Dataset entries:
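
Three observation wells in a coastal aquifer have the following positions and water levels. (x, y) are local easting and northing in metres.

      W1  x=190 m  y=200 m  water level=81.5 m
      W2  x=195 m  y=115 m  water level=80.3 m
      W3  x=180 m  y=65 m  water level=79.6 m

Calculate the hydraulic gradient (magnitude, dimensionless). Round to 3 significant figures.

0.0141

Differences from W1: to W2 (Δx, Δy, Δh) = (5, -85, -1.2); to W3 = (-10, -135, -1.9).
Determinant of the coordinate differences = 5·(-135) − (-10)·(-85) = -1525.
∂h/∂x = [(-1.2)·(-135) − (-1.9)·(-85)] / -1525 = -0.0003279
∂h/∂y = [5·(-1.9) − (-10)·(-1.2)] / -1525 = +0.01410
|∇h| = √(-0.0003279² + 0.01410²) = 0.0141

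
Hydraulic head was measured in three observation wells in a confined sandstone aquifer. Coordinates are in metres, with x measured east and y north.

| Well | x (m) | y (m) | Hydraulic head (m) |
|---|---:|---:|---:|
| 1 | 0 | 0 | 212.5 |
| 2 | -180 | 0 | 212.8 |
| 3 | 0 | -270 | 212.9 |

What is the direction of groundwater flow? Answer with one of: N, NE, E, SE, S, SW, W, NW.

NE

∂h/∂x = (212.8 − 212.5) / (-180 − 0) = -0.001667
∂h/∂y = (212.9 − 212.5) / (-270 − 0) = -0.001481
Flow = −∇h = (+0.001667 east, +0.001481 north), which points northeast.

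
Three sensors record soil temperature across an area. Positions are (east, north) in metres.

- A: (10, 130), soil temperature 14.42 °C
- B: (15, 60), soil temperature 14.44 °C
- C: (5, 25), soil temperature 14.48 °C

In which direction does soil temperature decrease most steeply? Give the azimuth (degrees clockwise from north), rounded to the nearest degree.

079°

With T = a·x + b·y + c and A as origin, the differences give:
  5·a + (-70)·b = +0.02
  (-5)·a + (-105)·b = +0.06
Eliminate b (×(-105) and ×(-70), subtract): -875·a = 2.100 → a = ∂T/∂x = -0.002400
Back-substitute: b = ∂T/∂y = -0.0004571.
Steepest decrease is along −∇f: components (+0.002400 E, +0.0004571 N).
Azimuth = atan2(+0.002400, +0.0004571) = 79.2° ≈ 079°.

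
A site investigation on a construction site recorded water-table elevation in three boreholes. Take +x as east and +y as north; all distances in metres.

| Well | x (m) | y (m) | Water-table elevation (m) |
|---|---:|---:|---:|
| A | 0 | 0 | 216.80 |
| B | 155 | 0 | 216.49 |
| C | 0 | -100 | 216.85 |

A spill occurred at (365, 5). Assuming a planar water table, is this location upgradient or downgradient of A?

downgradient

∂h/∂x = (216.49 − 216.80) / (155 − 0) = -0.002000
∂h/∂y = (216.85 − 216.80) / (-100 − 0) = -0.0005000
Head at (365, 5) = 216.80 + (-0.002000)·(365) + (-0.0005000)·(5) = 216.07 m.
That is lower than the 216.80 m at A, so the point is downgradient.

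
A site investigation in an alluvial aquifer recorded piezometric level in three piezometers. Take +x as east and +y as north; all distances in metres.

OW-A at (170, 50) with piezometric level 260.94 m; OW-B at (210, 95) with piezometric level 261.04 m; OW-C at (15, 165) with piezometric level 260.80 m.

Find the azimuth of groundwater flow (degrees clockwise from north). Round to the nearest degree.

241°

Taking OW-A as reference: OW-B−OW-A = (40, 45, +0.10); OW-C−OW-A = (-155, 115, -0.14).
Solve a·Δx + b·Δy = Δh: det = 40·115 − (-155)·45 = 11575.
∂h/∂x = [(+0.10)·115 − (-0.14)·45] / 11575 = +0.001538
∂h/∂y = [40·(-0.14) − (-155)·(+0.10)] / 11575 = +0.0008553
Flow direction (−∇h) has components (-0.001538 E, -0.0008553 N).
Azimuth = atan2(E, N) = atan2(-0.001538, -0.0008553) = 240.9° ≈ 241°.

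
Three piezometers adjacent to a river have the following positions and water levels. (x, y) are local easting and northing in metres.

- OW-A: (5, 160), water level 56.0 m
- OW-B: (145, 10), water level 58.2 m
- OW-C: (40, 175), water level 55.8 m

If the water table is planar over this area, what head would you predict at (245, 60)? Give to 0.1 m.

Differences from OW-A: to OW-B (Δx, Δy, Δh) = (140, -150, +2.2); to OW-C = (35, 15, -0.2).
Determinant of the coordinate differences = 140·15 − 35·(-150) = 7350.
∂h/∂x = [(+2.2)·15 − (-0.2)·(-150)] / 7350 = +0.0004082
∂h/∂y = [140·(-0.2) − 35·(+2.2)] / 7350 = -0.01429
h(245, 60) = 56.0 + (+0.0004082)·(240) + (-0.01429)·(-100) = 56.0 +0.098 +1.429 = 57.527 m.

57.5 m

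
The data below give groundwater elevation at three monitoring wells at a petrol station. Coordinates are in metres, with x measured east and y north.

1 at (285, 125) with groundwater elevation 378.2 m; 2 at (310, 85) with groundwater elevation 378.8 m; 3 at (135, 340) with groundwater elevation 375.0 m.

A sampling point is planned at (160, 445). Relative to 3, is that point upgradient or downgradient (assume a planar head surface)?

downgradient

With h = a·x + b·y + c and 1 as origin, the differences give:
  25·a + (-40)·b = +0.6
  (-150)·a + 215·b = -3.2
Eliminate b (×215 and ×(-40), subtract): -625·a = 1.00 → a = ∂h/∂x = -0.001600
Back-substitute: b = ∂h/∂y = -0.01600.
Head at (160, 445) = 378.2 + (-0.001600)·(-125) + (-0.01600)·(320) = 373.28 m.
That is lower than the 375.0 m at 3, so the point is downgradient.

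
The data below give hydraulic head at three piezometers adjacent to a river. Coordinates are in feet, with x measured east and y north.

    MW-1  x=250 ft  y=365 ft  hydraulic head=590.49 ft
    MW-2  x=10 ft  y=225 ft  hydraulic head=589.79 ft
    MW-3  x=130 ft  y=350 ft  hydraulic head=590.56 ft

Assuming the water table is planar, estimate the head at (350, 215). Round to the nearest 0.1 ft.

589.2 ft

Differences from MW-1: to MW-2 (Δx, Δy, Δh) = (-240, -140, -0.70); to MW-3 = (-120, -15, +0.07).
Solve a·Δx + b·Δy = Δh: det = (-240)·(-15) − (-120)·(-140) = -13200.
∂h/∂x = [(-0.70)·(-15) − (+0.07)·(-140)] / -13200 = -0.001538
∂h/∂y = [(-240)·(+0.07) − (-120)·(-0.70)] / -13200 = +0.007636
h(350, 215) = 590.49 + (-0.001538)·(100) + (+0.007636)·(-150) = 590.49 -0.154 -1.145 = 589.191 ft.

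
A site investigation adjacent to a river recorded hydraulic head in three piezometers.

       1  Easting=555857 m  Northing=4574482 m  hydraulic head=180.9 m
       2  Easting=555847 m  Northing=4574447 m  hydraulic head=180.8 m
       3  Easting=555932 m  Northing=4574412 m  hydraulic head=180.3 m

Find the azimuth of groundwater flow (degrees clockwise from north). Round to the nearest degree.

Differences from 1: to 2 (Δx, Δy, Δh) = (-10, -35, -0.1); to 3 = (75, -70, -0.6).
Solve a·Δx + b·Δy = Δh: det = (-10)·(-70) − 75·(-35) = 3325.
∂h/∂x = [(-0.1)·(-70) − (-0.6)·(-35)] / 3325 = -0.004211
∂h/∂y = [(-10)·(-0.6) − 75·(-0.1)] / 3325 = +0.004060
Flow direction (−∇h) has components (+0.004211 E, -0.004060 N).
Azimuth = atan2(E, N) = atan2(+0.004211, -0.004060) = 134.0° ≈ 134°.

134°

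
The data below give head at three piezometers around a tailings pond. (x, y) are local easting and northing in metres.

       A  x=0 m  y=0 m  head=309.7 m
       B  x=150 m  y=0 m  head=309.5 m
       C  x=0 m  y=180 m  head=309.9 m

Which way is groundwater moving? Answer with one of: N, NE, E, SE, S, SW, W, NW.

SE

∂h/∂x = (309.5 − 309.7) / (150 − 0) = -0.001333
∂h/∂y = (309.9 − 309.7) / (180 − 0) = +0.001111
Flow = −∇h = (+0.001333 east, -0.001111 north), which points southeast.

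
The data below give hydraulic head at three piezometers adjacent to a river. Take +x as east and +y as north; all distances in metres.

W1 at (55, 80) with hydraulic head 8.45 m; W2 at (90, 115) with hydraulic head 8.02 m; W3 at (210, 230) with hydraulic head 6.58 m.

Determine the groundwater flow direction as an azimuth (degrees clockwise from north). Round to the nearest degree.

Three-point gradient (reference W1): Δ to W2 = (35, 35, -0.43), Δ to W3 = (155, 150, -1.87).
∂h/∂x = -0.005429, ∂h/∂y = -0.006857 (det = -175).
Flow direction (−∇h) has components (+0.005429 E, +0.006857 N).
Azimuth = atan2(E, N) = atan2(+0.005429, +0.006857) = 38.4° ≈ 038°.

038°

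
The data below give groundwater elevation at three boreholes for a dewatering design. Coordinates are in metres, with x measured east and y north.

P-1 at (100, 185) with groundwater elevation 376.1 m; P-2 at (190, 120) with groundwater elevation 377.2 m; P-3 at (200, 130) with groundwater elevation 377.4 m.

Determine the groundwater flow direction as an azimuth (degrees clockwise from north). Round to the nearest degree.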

Activity:
All lines above with the word "wells" need to be reported.

Answer to the problem:
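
Three observation wells in a coastal aquifer have the following positions and water levels. (x, y) are local easting and northing in metres.
Hydraulic head was measured in three observation wells in a confined sandstone aquifer. Coordinates are in metres, with x measured east and y north.
The data below give groundwater elevation at three monitoring wells at a petrol station. Coordinates are in metres, with x measured east and y north.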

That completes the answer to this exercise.